Task item: Give back the material word for word, every line included.
━━━━
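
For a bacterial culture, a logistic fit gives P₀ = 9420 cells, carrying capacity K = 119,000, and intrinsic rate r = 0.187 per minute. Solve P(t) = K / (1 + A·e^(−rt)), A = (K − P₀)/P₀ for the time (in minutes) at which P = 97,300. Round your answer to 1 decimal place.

t ≈ 21.1 minutes

A = (119000 − 9420)/9420 = 11.6327
97300 = 119000/(1 + 11.6327·e^(−0.187t)) → 1 + 11.6327·e^(−0.187t) = 1.22302
e^(−0.187t) = 0.019172 → t = ln(52.15951)/0.187 = 3.95431/0.187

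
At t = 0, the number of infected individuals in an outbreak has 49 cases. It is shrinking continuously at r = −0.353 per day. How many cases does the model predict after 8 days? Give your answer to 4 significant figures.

P(8) = 49 · e^(-0.353·8) = 49 · e^(-2.824)
= 49 · 0.05937 ≈ 2.91

≈ 2.909 cases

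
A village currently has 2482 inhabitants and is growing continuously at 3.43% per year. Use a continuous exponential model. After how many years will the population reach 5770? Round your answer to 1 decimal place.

t ≈ 24.6 years

5770 = 2482 · e^(0.0343·t)
t = ln(5770/2482) / 0.0343 = ln(2.32474) / 0.0343 = 0.84361 / 0.0343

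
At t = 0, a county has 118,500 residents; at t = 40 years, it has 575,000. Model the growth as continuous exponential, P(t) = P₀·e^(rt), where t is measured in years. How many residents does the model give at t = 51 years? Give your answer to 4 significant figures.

r = ln(575000/118500) / 40 ≈ 0.039486 per year
P(51) = 118500 · e^(0.039486·51) = 118500 · 7.49179 ≈ 887777.14

≈ 887,800 residents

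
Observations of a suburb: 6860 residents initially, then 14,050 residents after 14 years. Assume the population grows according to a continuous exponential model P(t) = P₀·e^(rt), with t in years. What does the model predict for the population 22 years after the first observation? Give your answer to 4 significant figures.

≈ 21,160 residents

r = ln(14050/6860) / 14 ≈ 0.051208 per year
P(22) = 6860 · e^(0.051208·22) = 6860 · 3.08509 ≈ 21163.71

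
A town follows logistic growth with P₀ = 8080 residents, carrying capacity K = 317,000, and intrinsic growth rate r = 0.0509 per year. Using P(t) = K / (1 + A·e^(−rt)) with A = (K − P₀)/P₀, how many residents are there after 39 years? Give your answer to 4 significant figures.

≈ 50,700 residents

A = (317000 − 8080)/8080 = 38.23267
P(39) = 317000 / (1 + 38.23267·e^(−0.0509·39)) = 317000 / (1 + 38.23267·0.137367)
= 317000 / 6.2519 ≈ 50704.56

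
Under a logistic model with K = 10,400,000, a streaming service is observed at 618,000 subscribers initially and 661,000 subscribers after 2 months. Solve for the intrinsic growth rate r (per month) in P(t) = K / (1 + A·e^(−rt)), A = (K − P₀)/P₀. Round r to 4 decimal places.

A = (10400000 − 618000)/618000 = 15.82848
661000 = 10400000/(1 + 15.82848·e^(−r·2)) → e^(−2r) = (15.73374 − 1)/15.82848 = 0.930837
r = −ln(0.930837)/2 = 0.07167/2

r ≈ 0.0358 per month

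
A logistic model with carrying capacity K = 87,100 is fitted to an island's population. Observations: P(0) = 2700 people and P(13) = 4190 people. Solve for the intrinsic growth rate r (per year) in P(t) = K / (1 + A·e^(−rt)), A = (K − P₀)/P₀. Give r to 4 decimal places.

r ≈ 0.0352 per year

A = (87100 − 2700)/2700 = 31.25926
4190 = 87100/(1 + 31.25926·e^(−r·13)) → e^(−13r) = (20.78759 − 1)/31.25926 = 0.633015
r = −ln(0.633015)/13 = 0.45726/13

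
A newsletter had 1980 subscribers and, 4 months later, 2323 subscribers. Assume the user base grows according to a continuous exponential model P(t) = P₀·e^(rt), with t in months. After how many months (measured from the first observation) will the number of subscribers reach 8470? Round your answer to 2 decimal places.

r = ln(2323/1980) / 4 ≈ 0.039941 per month
t = ln(8470/1980) / r = 1.45343 / 0.039941 ≈ 36.39

t ≈ 36.39 months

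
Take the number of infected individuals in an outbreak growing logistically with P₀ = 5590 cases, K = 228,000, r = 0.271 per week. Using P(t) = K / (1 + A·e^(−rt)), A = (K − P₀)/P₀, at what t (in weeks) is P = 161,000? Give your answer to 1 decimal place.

t ≈ 16.8 weeks

A = (228000 − 5590)/5590 = 39.78712
161000 = 228000/(1 + 39.78712·e^(−0.271t)) → 1 + 39.78712·e^(−0.271t) = 1.41615
e^(−0.271t) = 0.010459 → t = ln(95.60786)/0.271 = 4.56025/0.271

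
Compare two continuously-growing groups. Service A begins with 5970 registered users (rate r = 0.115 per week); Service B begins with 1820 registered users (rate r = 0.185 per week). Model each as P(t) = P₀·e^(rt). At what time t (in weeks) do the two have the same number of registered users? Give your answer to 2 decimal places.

t ≈ 16.97 weeks

5970·e^(0.115t) = 1820·e^(0.185t)
5970/1820 = e^((0.185 − 0.115)t) → ln(3.28022) = 0.07·t
t = 1.18791 / 0.07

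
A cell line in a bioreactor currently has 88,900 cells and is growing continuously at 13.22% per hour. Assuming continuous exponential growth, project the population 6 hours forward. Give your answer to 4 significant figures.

P(6) = 88900 · e^(0.1322·6) = 88900 · e^(0.7932)
= 88900 · 2.21046 ≈ 196509.77

≈ 196,500 cells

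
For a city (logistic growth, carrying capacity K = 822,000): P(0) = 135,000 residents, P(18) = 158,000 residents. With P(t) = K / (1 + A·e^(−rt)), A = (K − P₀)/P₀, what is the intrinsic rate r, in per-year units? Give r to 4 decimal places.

A = (822000 − 135000)/135000 = 5.08889
158000 = 822000/(1 + 5.08889·e^(−r·18)) → e^(−18r) = (5.20253 − 1)/5.08889 = 0.825825
r = −ln(0.825825)/18 = 0.19137/18

r ≈ 0.0106 per year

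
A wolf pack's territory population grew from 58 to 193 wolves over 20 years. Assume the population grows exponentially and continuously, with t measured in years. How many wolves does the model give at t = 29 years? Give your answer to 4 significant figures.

≈ 331.5 wolves

r = ln(193/58) / 20 ≈ 0.060112 per year
P(29) = 58 · e^(0.060112·29) = 58 · 5.71594 ≈ 331.52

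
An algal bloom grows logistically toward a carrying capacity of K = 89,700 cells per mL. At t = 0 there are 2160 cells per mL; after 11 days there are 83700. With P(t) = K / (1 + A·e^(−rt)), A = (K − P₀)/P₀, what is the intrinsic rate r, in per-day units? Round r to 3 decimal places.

r ≈ 0.576 per day

A = (89700 − 2160)/2160 = 40.52778
83700 = 89700/(1 + 40.52778·e^(−r·11)) → e^(−11r) = (1.07168 − 1)/40.52778 = 0.001769
r = −ln(0.001769)/11 = 6.33747/11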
━━━━
Answer box:
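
For a bacterial culture, a logistic fit gives P₀ = 9420 cells, carrying capacity K = 119,000, and intrinsic rate r = 0.187 per minute. Solve P(t) = K / (1 + A·e^(−rt)), A = (K − P₀)/P₀ for the time (in minutes) at which P = 97,300. Round your answer to 1 decimal place.

t ≈ 21.1 minutes

A = (119000 − 9420)/9420 = 11.6327
97300 = 119000/(1 + 11.6327·e^(−0.187t)) → 1 + 11.6327·e^(−0.187t) = 1.22302
e^(−0.187t) = 0.019172 → t = ln(52.15951)/0.187 = 3.95431/0.187

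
At t = 0, the number of infected individuals in an outbreak has 49 cases. It is shrinking continuously at r = −0.353 per day. How many cases does the model predict after 8 days? Give your answer to 4 significant figures.

P(8) = 49 · e^(-0.353·8) = 49 · e^(-2.824)
= 49 · 0.05937 ≈ 2.91

≈ 2.909 cases

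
A village currently has 2482 inhabitants and is growing continuously at 3.43% per year. Use a continuous exponential model. After how many years will the population reach 5770? Round your answer to 1 decimal place.

t ≈ 24.6 years

5770 = 2482 · e^(0.0343·t)
t = ln(5770/2482) / 0.0343 = ln(2.32474) / 0.0343 = 0.84361 / 0.0343

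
At t = 0, a county has 118,500 residents; at t = 40 years, it has 575,000. Model the growth as continuous exponential, P(t) = P₀·e^(rt), where t is measured in years. How many residents does the model give at t = 51 years? Give your answer to 4 significant figures.

r = ln(575000/118500) / 40 ≈ 0.039486 per year
P(51) = 118500 · e^(0.039486·51) = 118500 · 7.49179 ≈ 887777.14

≈ 887,800 residents

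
Observations of a suburb: 6860 residents initially, then 14,050 residents after 14 years. Assume the population grows according to a continuous exponential model P(t) = P₀·e^(rt), with t in years. What does the model predict for the population 22 years after the first observation? Give your answer to 4 significant figures.

≈ 21,160 residents

r = ln(14050/6860) / 14 ≈ 0.051208 per year
P(22) = 6860 · e^(0.051208·22) = 6860 · 3.08509 ≈ 21163.71

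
A town follows logistic growth with P₀ = 8080 residents, carrying capacity K = 317,000, and intrinsic growth rate r = 0.0509 per year. Using P(t) = K / (1 + A·e^(−rt)) with A = (K − P₀)/P₀, how many residents are there after 39 years? Give your answer to 4 significant figures.

≈ 50,700 residents

A = (317000 − 8080)/8080 = 38.23267
P(39) = 317000 / (1 + 38.23267·e^(−0.0509·39)) = 317000 / (1 + 38.23267·0.137367)
= 317000 / 6.2519 ≈ 50704.56

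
Under a logistic model with K = 10,400,000, a streaming service is observed at 618,000 subscribers initially and 661,000 subscribers after 2 months. Solve for the intrinsic growth rate r (per month) in P(t) = K / (1 + A·e^(−rt)), A = (K − P₀)/P₀. Round r to 4 decimal places.

A = (10400000 − 618000)/618000 = 15.82848
661000 = 10400000/(1 + 15.82848·e^(−r·2)) → e^(−2r) = (15.73374 − 1)/15.82848 = 0.930837
r = −ln(0.930837)/2 = 0.07167/2

r ≈ 0.0358 per month

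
A logistic model with carrying capacity K = 87,100 is fitted to an island's population. Observations: P(0) = 2700 people and P(13) = 4190 people. Solve for the intrinsic growth rate r (per year) in P(t) = K / (1 + A·e^(−rt)), A = (K − P₀)/P₀. Give r to 4 decimal places.

r ≈ 0.0352 per year

A = (87100 − 2700)/2700 = 31.25926
4190 = 87100/(1 + 31.25926·e^(−r·13)) → e^(−13r) = (20.78759 − 1)/31.25926 = 0.633015
r = −ln(0.633015)/13 = 0.45726/13

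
A newsletter had 1980 subscribers and, 4 months later, 2323 subscribers. Assume the user base grows according to a continuous exponential model P(t) = P₀·e^(rt), with t in months. After how many months (measured from the first observation) will the number of subscribers reach 8470? Round your answer to 2 decimal places.

r = ln(2323/1980) / 4 ≈ 0.039941 per month
t = ln(8470/1980) / r = 1.45343 / 0.039941 ≈ 36.39

t ≈ 36.39 months

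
Take the number of infected individuals in an outbreak growing logistically with P₀ = 5590 cases, K = 228,000, r = 0.271 per week. Using P(t) = K / (1 + A·e^(−rt)), A = (K − P₀)/P₀, at what t (in weeks) is P = 161,000? Give your answer to 1 decimal place.

t ≈ 16.8 weeks

A = (228000 − 5590)/5590 = 39.78712
161000 = 228000/(1 + 39.78712·e^(−0.271t)) → 1 + 39.78712·e^(−0.271t) = 1.41615
e^(−0.271t) = 0.010459 → t = ln(95.60786)/0.271 = 4.56025/0.271

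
Compare two continuously-growing groups. Service A begins with 5970 registered users (rate r = 0.115 per week); Service B begins with 1820 registered users (rate r = 0.185 per week). Model each as P(t) = P₀·e^(rt). At what time t (in weeks) do the two have the same number of registered users? Give your answer to 2 decimal places.

t ≈ 16.97 weeks

5970·e^(0.115t) = 1820·e^(0.185t)
5970/1820 = e^((0.185 − 0.115)t) → ln(3.28022) = 0.07·t
t = 1.18791 / 0.07

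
A cell line in a bioreactor currently has 88,900 cells and is growing continuously at 13.22% per hour. Assuming continuous exponential growth, project the population 6 hours forward. Give your answer to 4 significant figures.

P(6) = 88900 · e^(0.1322·6) = 88900 · e^(0.7932)
= 88900 · 2.21046 ≈ 196509.77

≈ 196,500 cells

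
For a city (logistic growth, carrying capacity K = 822,000): P(0) = 135,000 residents, P(18) = 158,000 residents. With P(t) = K / (1 + A·e^(−rt)), A = (K − P₀)/P₀, what is the intrinsic rate r, in per-year units? Give r to 4 decimal places.

A = (822000 − 135000)/135000 = 5.08889
158000 = 822000/(1 + 5.08889·e^(−r·18)) → e^(−18r) = (5.20253 − 1)/5.08889 = 0.825825
r = −ln(0.825825)/18 = 0.19137/18

r ≈ 0.0106 per year

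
A wolf pack's territory population grew from 58 to 193 wolves over 20 years. Assume the population grows exponentially and continuously, with t measured in years. How many wolves does the model give at t = 29 years? Give your answer to 4 significant figures.

≈ 331.5 wolves

r = ln(193/58) / 20 ≈ 0.060112 per year
P(29) = 58 · e^(0.060112·29) = 58 · 5.71594 ≈ 331.52

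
An algal bloom grows logistically toward a carrying capacity of K = 89,700 cells per mL. At t = 0 there are 2160 cells per mL; after 11 days there are 83700. With P(t) = K / (1 + A·e^(−rt)), A = (K − P₀)/P₀, what is the intrinsic rate r, in per-day units? Round r to 3 decimal places.

r ≈ 0.576 per day

A = (89700 − 2160)/2160 = 40.52778
83700 = 89700/(1 + 40.52778·e^(−r·11)) → e^(−11r) = (1.07168 − 1)/40.52778 = 0.001769
r = −ln(0.001769)/11 = 6.33747/11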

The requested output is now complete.